== Data in this exercise

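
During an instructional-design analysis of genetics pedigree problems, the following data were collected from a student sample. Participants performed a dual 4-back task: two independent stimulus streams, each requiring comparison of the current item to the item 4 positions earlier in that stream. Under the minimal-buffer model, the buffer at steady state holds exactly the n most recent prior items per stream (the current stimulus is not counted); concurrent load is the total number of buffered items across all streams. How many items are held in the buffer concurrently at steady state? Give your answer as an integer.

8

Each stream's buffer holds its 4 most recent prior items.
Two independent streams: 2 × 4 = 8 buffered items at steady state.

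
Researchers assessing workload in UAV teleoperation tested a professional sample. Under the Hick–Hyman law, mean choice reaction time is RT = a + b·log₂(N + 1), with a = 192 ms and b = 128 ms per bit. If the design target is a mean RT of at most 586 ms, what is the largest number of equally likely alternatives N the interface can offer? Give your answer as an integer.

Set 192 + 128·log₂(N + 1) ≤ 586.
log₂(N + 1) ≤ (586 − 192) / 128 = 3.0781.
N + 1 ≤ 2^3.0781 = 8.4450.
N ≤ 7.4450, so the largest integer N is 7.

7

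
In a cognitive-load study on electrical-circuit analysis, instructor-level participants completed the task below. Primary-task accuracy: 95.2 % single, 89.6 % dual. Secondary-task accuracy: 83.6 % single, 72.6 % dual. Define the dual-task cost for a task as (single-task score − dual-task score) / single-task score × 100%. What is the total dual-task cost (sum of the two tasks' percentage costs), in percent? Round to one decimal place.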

====
== Data in this exercise

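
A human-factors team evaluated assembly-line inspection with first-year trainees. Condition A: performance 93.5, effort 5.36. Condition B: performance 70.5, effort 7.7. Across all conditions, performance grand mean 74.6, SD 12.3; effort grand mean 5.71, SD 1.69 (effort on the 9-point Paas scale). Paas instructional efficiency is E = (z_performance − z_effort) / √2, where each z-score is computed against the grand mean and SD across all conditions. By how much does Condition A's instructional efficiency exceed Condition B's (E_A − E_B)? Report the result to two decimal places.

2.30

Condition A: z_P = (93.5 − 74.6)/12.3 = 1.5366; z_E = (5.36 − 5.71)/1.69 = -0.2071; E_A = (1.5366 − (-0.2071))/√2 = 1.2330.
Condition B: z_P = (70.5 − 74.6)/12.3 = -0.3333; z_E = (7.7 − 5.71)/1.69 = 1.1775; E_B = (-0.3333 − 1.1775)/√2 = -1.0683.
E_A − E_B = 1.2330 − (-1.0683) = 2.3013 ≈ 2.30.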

====

● **Action item**:
In the records above, find the line with "Researchers assessing workload"; write out exactly that line and each one after it, stopping after the line with "In a cognitive-load".

● **Written solution**:
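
Researchers assessing workload in UAV teleoperation tested a professional sample. Under the Hick–Hyman law, mean choice reaction time is RT = a + b·log₂(N + 1), with a = 192 ms and b = 128 ms per bit. If the design target is a mean RT of at most 586 ms, what is the largest number of equally likely alternatives N the interface can offer? Give your answer as an integer.

Set 192 + 128·log₂(N + 1) ≤ 586.
log₂(N + 1) ≤ (586 − 192) / 128 = 3.0781.
N + 1 ≤ 2^3.0781 = 8.4450.
N ≤ 7.4450, so the largest integer N is 7.

7

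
In a cognitive-load study on electrical-circuit analysis, instructor-level participants completed the task below. Primary-task accuracy: 95.2 % single, 89.6 % dual. Secondary-task accuracy: 83.6 % single, 72.6 % dual. Define the dual-task cost for a task as (single-task score − dual-task score) / single-task score × 100%. What is the total dual-task cost (sum of the two tasks' percentage costs), in percent? Round to one decimal place.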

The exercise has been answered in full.